Your goal:
All that is needed is each line of the entries holding the word "element", copied as it stands.

Collected data entries
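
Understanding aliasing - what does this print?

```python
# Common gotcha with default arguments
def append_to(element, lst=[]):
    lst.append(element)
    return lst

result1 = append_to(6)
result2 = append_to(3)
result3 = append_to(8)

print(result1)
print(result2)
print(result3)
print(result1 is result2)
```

Key concept: mutable default argument gotcha.
Step by step:
`result1 = append_to(6)` → result1 = [6]
`result2 = append_to(3)` → result1 = [6, 3] (same object as result2); result2 = [6, 3] (same object as result1)
`result3 = append_to(8)` → result1 = [6, 3, 8] (same object as result2, result3); result2 = [6, 3, 8] (same object as result1, result3); result3 = [6, 3, 8] (same object as result1, result2)
`print(result1)` → prints [6, 3, 8]
`print(result2)` → prints [6, 3, 8]
`print(result3)` → prints [6, 3, 8]
`print(result1 is result2)` → prints True

Answer:
[6, 3, 8]
[6, 3, 8]
[6, 3, 8]
True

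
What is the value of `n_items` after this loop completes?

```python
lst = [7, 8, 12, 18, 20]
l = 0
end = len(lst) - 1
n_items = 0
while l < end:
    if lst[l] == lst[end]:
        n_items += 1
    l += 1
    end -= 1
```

Count matching pairs from ends
`n_items` takes the values: 0

Answer: 0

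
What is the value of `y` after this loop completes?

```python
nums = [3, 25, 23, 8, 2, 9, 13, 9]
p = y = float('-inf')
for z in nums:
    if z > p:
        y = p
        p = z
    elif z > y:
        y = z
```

Second largest (with repeats) in [3, 25, 23, 8, 2, 9, 13, 9]
`y` takes the values: -inf → 3 → 23

Answer: 23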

Answer for this exercise:
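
def append_to(element, lst=[]):
    lst.append(element)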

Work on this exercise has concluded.